## Prompt:
What lines in the entries below contain the word "either"? Copy all of them.

## Material supplied:
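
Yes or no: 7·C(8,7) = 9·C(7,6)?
No

Absorption identity k·C(n,k) = n·C(n-1,k-1). LHS = 7·8 = 56; RHS = 9·7 = 63.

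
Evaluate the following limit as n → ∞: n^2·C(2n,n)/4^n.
C(2n,n) ~ 4^n/√(πn), so n^2·C(2n,n)/4^n ~ n^(2 − 1/2)/√π → ∞.

Answer: ∞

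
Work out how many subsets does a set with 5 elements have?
32

Each element can be included or excluded: 2^5 = 32.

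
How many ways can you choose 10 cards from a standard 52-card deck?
C(52,10) = 15,820,024,220.

Answer: 15,820,024,220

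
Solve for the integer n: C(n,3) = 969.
C(n,3) = n(n−1)(n−2)/3! is increasing in n, and n(n−1)(n−2) = 3!·969 = 5,814 ≈ (n−1)^3 gives n ≈ 19.0. Check: C(17,3) = 680, C(18,3) = 816, C(19,3) = 969 ✓. So n = 19.
Final answer: 19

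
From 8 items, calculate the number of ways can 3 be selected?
C(8,3) = 8! / (3! × (8-3)!)
         = 8! / (3! × 5!)
         = 56
Final answer: 56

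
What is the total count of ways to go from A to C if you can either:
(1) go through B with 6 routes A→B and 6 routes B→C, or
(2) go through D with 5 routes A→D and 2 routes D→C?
46

Explanation: Route via B: 6×6=36. Route via D: 5×2=10. Total: 46.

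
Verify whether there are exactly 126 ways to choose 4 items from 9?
C(9,4) = 126.

Answer: True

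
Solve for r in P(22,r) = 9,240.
P(22,r) = 22·21·…·(22−r+1), a product of r factors. Multiplying down from 22: 22 = 22; 22·21 = 462; 22·21·20 = 9,240 ✓ (3 factors). So r = 3.
Final answer: 3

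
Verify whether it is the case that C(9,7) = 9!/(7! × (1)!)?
False

Explanation: The correct denominator is 7!×2!, giving C(9,7) = 36; the stated RHS is 9!/(7!×1!) = 72 ≠ 36, so the statement does not hold.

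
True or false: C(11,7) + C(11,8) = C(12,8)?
Pascal's identity C(n,k) + C(n,k+1) = C(n+1,k+1): 330 + 165 = 495 = C(12,8).
Final answer: True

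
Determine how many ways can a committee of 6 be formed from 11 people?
462

Explanation: C(11,6) = 11! / (6! × (11-6)!)
         = 11! / (6! × 5!)
         = 462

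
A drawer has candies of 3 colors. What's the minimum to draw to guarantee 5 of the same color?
13

Reasoning: Worst case: 4 of each = 12. One more: 13.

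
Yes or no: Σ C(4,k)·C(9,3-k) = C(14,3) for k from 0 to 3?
Vandermonde's identity gives C(13,3) = 286; RHS C(14,3) = 364.
Final answer: No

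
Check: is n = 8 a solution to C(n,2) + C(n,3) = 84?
Yes

Explanation: C(8,2) + C(8,3) = 28 + 56 = 84, which equals 84.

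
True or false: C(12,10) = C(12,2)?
True

Reasoning: Symmetry C(n,k) = C(n,n-k): C(12,10) = 66 and C(12,2) = 66. Both sides agree, so the statement holds.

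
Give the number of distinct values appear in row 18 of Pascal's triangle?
10

Explanation: Row 18 has entries C(18,0)..C(18,18); by symmetry C(18,k)=C(18,18-k), giving 10 distinct values.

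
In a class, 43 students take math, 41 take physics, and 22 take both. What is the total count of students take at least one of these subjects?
62

Reasoning: |A∪B| = |A|+|B|-|A∩B| = 43+41-22 = 62.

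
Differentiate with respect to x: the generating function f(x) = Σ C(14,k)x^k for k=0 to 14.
Σ k·C(14,k)x^(k-1) for k=1 to 14

Explanation: Term-by-term differentiation gives Σ k·C(14,k)x^{k-1} for k=1 to 14.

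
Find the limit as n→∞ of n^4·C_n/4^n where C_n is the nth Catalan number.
∞

Solution: C_n ~ 4^n/(n^(3/2)√π), so n^4·C_n/4^n ~ n^(4 − 3/2)/√π → ∞.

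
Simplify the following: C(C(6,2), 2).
105

Solution: C(6,2) = 15, then C(15, 2) = 105.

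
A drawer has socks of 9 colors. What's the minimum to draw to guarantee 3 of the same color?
19

Worst case: 2 of each = 18. One more: 19.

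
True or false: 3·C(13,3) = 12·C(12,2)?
False

Explanation: Absorption identity k·C(n,k) = n·C(n-1,k-1). LHS = 3·286 = 858; RHS = 12·66 = 792.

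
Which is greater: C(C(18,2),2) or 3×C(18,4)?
C(C(18,2),2)

Explanation: C(C(18,2),2)=11,628, 3×C(18,4)=9,180.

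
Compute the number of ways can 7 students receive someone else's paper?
1,854

Working:
Using D(n) = (n-1)[D(n-1) + D(n-2)]:
D(7) = (7-1) × [D(6) + D(5)]
      = 6 × [265 + 44]
      = 6 × 309
      = 1,854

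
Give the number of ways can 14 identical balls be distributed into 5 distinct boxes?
3,060

Explanation: C(14+5-1, 5-1) = C(18, 4) = 3,060.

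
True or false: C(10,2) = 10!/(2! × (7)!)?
False
The correct denominator is 2!×8!, giving C(10,2) = 45; the stated RHS is 10!/(2!×7!) = 360 ≠ 45, so the statement does not hold.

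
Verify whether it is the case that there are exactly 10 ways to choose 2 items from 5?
True

Explanation: C(5,2) = 10.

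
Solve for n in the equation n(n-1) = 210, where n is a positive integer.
15

Reasoning: n² − n − 210 = 0, so n = (1 ± √(1 + 4·210))/2 = (1 ± √841)/2 = (1 ± 29)/2, i.e. n = 15 or n = -14. Taking the positive root, n = 15 (check: 15×14 = 210).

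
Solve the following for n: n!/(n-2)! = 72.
9

Working:
n!/(n-2)! = n×(n-1), a product of 2 consecutive integers ≈ (n−0.5)^2. 72^(1/2) + 0.5 ≈ 9.0; check n = 9: 9×8 = 72 ✓. So n = 9.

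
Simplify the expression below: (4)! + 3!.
(4)! + 3! = (4)·3! + 3! = (4+1)·3! = 5·3! = 30.
Final answer: 30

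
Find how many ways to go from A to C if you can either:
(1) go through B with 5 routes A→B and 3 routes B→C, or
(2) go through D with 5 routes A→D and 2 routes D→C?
25

Solution: Route via B: 5×3=15. Route via D: 5×2=10. Total: 25.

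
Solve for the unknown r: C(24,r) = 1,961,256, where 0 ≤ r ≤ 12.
10

Reasoning: C(24,r) is increasing for 0 ≤ r ≤ 12. Stepping up (C(24,r+1) = C(24,r)·(24−r)/(r+1)): C(24,1) = 24, C(24,2) = 276, C(24,3) = 2,024, C(24,4) = 10,626, C(24,5) = 42,504, C(24,6) = 134,596, C(24,7) = 346,104, C(24,8) = 735,471, C(24,9) = 1,307,504, C(24,10) = 1,961,256 ✓. So r = 10.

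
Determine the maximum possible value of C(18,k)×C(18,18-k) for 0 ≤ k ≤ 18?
2,363,904,400

Explanation: C(18,k)·C(18,18-k) = C(18,k)², maximised at the centre k = 9: C(18,9)² = 2,363,904,400.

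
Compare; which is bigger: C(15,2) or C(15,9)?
C(15,2)=105, C(15,9)=5,005.
Final answer: C(15,9)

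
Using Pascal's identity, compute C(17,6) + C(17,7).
31,824

Reasoning: C(17,6) + C(17,7) = C(18,7) = 31,824.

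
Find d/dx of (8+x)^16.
16(8+x)^15

Reasoning: Using the power rule: d/dx (8+x)^16 = 16(8+x)^{15}.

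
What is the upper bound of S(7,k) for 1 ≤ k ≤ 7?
Row S(7,k) for k = 1..7 (via S(n,k) = k·S(n−1,k) + S(n−1,k−1)): 1, 63, 301, 350, 140, 21, 1. The row is unimodal; maximum at k = 4: 350.

Answer: 350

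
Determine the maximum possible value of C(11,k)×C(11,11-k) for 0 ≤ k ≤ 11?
213,444

Working:
C(11,k)·C(11,11-k) = C(11,k)², maximised at the centre k = 5: C(11,5)² = 213,444.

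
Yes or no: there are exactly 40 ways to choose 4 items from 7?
C(7,4) = 35 ≠ 40.

Answer: No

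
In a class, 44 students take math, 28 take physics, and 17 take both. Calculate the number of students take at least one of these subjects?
|A∪B| = |A|+|B|-|A∩B| = 44+28-17 = 55.
Final answer: 55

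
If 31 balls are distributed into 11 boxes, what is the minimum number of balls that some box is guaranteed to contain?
3

Explanation: Pigeonhole: ⌈31/11⌉ = 3.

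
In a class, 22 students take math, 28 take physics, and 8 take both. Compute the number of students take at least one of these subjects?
42

Solution: |A∪B| = |A|+|B|-|A∩B| = 22+28-8 = 42.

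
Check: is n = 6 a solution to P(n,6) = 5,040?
No

Reasoning: P(6,6) = 6·5·4·3·2·1 = 720, which does not equal 5,040.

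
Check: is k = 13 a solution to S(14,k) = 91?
S(14,13) = 13·S(13,13) + S(13,12) = 13·1 + 78 = 91, which equals 91.

Answer: Yes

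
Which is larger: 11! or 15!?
15!

Explanation: 11!=39,916,800, 15!=1,307,674,368,000. 15! > 11!.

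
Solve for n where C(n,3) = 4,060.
30

Solution: C(n,3) = n(n−1)(n−2)/3! is increasing in n, and n(n−1)(n−2) = 3!·4,060 = 24,360 ≈ (n−1)^3 gives n ≈ 30.0. Check: C(28,3) = 3,276, C(29,3) = 3,654, C(30,3) = 4,060 ✓. So n = 30.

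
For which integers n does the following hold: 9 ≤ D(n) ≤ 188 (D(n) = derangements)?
Using D(n) = (n−1)[D(n−1) + D(n−2)] with D(1)=0, D(2)=1: D(3)=2; D(4)=9; D(5)=44; D(6)=265. So valid n = 4, 5.
Final answer: 4, 5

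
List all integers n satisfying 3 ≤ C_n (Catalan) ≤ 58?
3, 4, 5

Reasoning: C_2=2; C_3=5; C_4=14; C_5=42; C_6=132. So valid n = 3, 4, 5.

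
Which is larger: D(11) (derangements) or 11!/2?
D(11) = (11-1)·[D(10) + D(9)] = 10·[1,334,961 + 133,496] = 14,684,570; 11!/2 = 39,916,800/2 = 19,958,400.

Answer: 11!/2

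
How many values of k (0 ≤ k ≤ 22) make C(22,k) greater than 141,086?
9

Solution: Row 22 is unimodal and symmetric about k=22/2. C(22,6)=74,613 ≤ 141,086; C(22,7)=170,544 > 141,086; by symmetry C(22,k) > 141,086 for k = 7..15. That's 15 - 7 + 1 = 9 values.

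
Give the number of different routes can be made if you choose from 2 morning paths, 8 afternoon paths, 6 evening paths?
96

Explanation: By the multiplication principle: 2 × 8 × 6 = 96.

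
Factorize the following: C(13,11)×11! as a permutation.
P(13,11)
C(13,11)×11! = [13!/(11!(2)!)]×11! = 13!/(2)! = P(13,11) = 3,113,510,400.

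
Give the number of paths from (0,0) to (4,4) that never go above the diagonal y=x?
14

Solution: Counted by the Catalan number C_4: C_4 = C(8,4)/(4+1) = 70/5 = 14.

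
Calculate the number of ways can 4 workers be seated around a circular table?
6

Explanation: Circular arrangements: (4-1)! = 6.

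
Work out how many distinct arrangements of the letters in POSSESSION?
75,600

Explanation: Word has 10 letters (P=1, O=2, S=4, E=1, I=1, N=1). Arrangements: 10!/Π(k!) = 75,600.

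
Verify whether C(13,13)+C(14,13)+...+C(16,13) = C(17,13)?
False

Reasoning: Hockey stick identity gives Σ = C(17,14) = 680; RHS C(17,13) = 2,380.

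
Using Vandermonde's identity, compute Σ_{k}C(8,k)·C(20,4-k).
20,475

Working:
= C(8+20,4) = C(28,4) = 20,475.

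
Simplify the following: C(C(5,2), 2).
45

Working:
C(5,2) = 10, then C(10, 2) = 45.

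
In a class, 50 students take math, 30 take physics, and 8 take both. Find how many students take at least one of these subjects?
72

Solution: |A∪B| = |A|+|B|-|A∩B| = 50+30-8 = 72.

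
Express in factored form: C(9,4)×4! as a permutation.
P(9,4)

Explanation: C(9,4)×4! = [9!/(4!(5)!)]×4! = 9!/(5)! = P(9,4) = 3,024.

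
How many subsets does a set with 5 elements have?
Each element can be included or excluded: 2^5 = 32.

Answer: 32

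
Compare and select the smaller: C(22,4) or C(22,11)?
C(22,4)

Reasoning: C(22,4)=7,315, C(22,11)=705,432.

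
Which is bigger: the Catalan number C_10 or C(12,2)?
C_10

C_10 = C(20,10)/(10+1) = 184,756/11 = 16,796; C(12,2) = 66.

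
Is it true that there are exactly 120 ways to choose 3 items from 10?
True

C(10,3) = 120.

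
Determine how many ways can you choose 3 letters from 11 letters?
C(11,3) = 11! / (3! × (11-3)!)
         = 11! / (3! × 8!)
         = 165

Answer: 165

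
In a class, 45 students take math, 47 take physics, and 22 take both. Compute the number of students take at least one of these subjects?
70
|A∪B| = |A|+|B|-|A∩B| = 45+47-22 = 70.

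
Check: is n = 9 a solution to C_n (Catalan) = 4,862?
Yes

C_9 = C(18,9)/(9+1) = 48,620/10 = 4,862, which equals 4,862.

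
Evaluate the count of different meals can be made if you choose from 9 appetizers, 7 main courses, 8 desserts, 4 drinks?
2,016

Solution: By the multiplication principle: 9 × 7 × 8 × 4 = 2,016.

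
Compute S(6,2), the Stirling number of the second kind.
Using the Stirling recurrence: S(n,k) = k·S(n-1,k) + S(n-1,k-1)
S(6,2) = 2·S(5,2) + S(5,1)
         = 2·15 + 1
         = 30 + 1
         = 31
Final answer: 31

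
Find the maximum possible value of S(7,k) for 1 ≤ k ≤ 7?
350

Solution: Row S(7,k) for k = 1..7 (via S(n,k) = k·S(n−1,k) + S(n−1,k−1)): 1, 63, 301, 350, 140, 21, 1. The row is unimodal; maximum at k = 4: 350.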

## Completed task:
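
What is the total count of ways to go from A to C if you can either:
Find how many ways to go from A to C if you can either: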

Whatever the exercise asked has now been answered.